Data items
__________
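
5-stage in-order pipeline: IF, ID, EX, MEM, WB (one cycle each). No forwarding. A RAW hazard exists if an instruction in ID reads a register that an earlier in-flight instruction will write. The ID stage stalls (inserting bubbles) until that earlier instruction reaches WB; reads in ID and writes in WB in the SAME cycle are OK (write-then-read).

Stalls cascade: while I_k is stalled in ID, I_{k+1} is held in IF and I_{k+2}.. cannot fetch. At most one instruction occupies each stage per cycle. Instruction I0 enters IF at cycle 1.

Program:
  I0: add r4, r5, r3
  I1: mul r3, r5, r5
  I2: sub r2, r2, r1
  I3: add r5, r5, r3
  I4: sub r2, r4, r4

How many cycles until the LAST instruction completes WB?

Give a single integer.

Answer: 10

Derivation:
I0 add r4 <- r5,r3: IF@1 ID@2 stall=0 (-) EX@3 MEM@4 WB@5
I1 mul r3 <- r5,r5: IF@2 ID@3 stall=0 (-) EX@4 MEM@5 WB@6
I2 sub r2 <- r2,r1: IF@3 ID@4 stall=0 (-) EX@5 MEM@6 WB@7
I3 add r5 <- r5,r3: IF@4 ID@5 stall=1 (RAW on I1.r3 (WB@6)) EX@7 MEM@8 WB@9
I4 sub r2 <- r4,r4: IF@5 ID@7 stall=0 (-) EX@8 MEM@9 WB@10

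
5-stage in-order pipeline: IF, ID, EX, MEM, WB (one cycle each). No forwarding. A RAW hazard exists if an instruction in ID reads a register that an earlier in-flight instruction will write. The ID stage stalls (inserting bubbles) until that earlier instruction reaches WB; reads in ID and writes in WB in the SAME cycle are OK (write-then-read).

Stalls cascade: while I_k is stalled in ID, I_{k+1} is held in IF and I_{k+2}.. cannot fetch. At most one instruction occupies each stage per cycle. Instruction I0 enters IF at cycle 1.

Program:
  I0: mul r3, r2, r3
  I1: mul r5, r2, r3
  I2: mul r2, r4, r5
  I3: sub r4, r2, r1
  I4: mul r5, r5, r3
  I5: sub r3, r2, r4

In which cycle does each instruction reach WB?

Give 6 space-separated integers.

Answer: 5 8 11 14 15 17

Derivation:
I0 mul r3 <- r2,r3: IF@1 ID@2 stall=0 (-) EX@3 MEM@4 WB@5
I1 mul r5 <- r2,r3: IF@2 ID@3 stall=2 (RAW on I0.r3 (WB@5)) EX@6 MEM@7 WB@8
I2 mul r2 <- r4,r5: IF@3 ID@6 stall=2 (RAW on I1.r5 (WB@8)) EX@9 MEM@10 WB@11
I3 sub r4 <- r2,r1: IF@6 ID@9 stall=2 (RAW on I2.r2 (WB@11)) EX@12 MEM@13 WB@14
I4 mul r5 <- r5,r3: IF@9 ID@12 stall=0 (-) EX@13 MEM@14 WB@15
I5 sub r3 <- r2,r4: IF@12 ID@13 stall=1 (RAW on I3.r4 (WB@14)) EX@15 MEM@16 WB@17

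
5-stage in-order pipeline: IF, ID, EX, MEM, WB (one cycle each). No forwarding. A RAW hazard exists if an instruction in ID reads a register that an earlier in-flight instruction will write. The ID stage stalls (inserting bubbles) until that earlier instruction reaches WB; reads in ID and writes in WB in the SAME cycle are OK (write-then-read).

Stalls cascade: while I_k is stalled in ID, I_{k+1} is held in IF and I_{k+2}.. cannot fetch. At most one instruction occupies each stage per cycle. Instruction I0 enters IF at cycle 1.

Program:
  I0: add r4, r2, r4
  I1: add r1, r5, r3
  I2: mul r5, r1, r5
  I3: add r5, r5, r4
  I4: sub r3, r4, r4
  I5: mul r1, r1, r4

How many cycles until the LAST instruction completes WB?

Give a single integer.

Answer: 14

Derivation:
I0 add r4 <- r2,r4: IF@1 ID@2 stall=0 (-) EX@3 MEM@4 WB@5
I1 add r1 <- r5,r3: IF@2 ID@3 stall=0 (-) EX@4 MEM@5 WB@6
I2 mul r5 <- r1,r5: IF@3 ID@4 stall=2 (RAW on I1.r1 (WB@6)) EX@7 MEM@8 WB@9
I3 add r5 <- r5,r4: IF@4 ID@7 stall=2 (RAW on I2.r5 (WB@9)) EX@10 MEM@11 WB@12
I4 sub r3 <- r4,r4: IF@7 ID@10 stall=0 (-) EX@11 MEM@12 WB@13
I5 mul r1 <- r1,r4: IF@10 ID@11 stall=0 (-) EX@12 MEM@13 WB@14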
__________
#### [What is required]
From the first line to the last, copy every record exactly.

#### [Answer to the exercise]
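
5-stage in-order pipeline: IF, ID, EX, MEM, WB (one cycle each). No forwarding. A RAW hazard exists if an instruction in ID reads a register that an earlier in-flight instruction will write. The ID stage stalls (inserting bubbles) until that earlier instruction reaches WB; reads in ID and writes in WB in the SAME cycle are OK (write-then-read).

Stalls cascade: while I_k is stalled in ID, I_{k+1} is held in IF and I_{k+2}.. cannot fetch. At most one instruction occupies each stage per cycle. Instruction I0 enters IF at cycle 1.

Program:
  I0: add r4, r5, r3
  I1: mul r3, r5, r5
  I2: sub r2, r2, r1
  I3: add r5, r5, r3
  I4: sub r2, r4, r4

How many cycles until the LAST instruction completes WB?

Give a single integer.

Answer: 10

Derivation:
I0 add r4 <- r5,r3: IF@1 ID@2 stall=0 (-) EX@3 MEM@4 WB@5
I1 mul r3 <- r5,r5: IF@2 ID@3 stall=0 (-) EX@4 MEM@5 WB@6
I2 sub r2 <- r2,r1: IF@3 ID@4 stall=0 (-) EX@5 MEM@6 WB@7
I3 add r5 <- r5,r3: IF@4 ID@5 stall=1 (RAW on I1.r3 (WB@6)) EX@7 MEM@8 WB@9
I4 sub r2 <- r4,r4: IF@5 ID@7 stall=0 (-) EX@8 MEM@9 WB@10

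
5-stage in-order pipeline: IF, ID, EX, MEM, WB (one cycle each). No forwarding. A RAW hazard exists if an instruction in ID reads a register that an earlier in-flight instruction will write. The ID stage stalls (inserting bubbles) until that earlier instruction reaches WB; reads in ID and writes in WB in the SAME cycle are OK (write-then-read).

Stalls cascade: while I_k is stalled in ID, I_{k+1} is held in IF and I_{k+2}.. cannot fetch. At most one instruction occupies each stage per cycle. Instruction I0 enters IF at cycle 1.

Program:
  I0: mul r3, r2, r3
  I1: mul r5, r2, r3
  I2: mul r2, r4, r5
  I3: sub r4, r2, r1
  I4: mul r5, r5, r3
  I5: sub r3, r2, r4

In which cycle does each instruction reach WB?

Give 6 space-separated integers.

Answer: 5 8 11 14 15 17

Derivation:
I0 mul r3 <- r2,r3: IF@1 ID@2 stall=0 (-) EX@3 MEM@4 WB@5
I1 mul r5 <- r2,r3: IF@2 ID@3 stall=2 (RAW on I0.r3 (WB@5)) EX@6 MEM@7 WB@8
I2 mul r2 <- r4,r5: IF@3 ID@6 stall=2 (RAW on I1.r5 (WB@8)) EX@9 MEM@10 WB@11
I3 sub r4 <- r2,r1: IF@6 ID@9 stall=2 (RAW on I2.r2 (WB@11)) EX@12 MEM@13 WB@14
I4 mul r5 <- r5,r3: IF@9 ID@12 stall=0 (-) EX@13 MEM@14 WB@15
I5 sub r3 <- r2,r4: IF@12 ID@13 stall=1 (RAW on I3.r4 (WB@14)) EX@15 MEM@16 WB@17

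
5-stage in-order pipeline: IF, ID, EX, MEM, WB (one cycle each). No forwarding. A RAW hazard exists if an instruction in ID reads a register that an earlier in-flight instruction will write. The ID stage stalls (inserting bubbles) until that earlier instruction reaches WB; reads in ID and writes in WB in the SAME cycle are OK (write-then-read).

Stalls cascade: while I_k is stalled in ID, I_{k+1} is held in IF and I_{k+2}.. cannot fetch. At most one instruction occupies each stage per cycle. Instruction I0 enters IF at cycle 1.

Program:
  I0: add r4, r2, r4
  I1: add r1, r5, r3
  I2: mul r5, r1, r5
  I3: add r5, r5, r4
  I4: sub r3, r4, r4
  I5: mul r1, r1, r4

How many cycles until the LAST instruction completes WB?

Give a single integer.

Answer: 14

Derivation:
I0 add r4 <- r2,r4: IF@1 ID@2 stall=0 (-) EX@3 MEM@4 WB@5
I1 add r1 <- r5,r3: IF@2 ID@3 stall=0 (-) EX@4 MEM@5 WB@6
I2 mul r5 <- r1,r5: IF@3 ID@4 stall=2 (RAW on I1.r1 (WB@6)) EX@7 MEM@8 WB@9
I3 add r5 <- r5,r4: IF@4 ID@7 stall=2 (RAW on I2.r5 (WB@9)) EX@10 MEM@11 WB@12
I4 sub r3 <- r4,r4: IF@7 ID@10 stall=0 (-) EX@11 MEM@12 WB@13
I5 mul r1 <- r1,r4: IF@10 ID@11 stall=0 (-) EX@12 MEM@13 WB@14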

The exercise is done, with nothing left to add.